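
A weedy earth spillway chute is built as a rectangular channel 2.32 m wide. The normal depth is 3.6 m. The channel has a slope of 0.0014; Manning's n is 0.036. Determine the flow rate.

Q = 7.96 m³/s

Flow area A = b·y = 2.32 × 3.6 = 8.352 m². Wetted perimeter P = b + 2y = 2.32 + 2×3.6 = 9.52 m.
Hydraulic radius R = A/P = 8.352/9.52 = 0.8773 m.
Manning's equation: Q = (1/n) A R^(2/3) S^(1/2) = (1/0.036) × 8.352 × 0.8773^(2/3) × 0.0014^(1/2) = 7.96 m³/s.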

★ ★ ★ ★

◆ Task brief: An unaltered copy of the listing above must form the answer.

◆ Your response:
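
A weedy earth spillway chute is built as a rectangular channel 2.32 m wide. The normal depth is 3.6 m. The channel has a slope of 0.0014; Manning's n is 0.036. Determine the flow rate.

Q = 7.96 m³/s

Flow area A = b·y = 2.32 × 3.6 = 8.352 m². Wetted perimeter P = b + 2y = 2.32 + 2×3.6 = 9.52 m.
Hydraulic radius R = A/P = 8.352/9.52 = 0.8773 m.
Manning's equation: Q = (1/n) A R^(2/3) S^(1/2) = (1/0.036) × 8.352 × 0.8773^(2/3) × 0.0014^(1/2) = 7.96 m³/s.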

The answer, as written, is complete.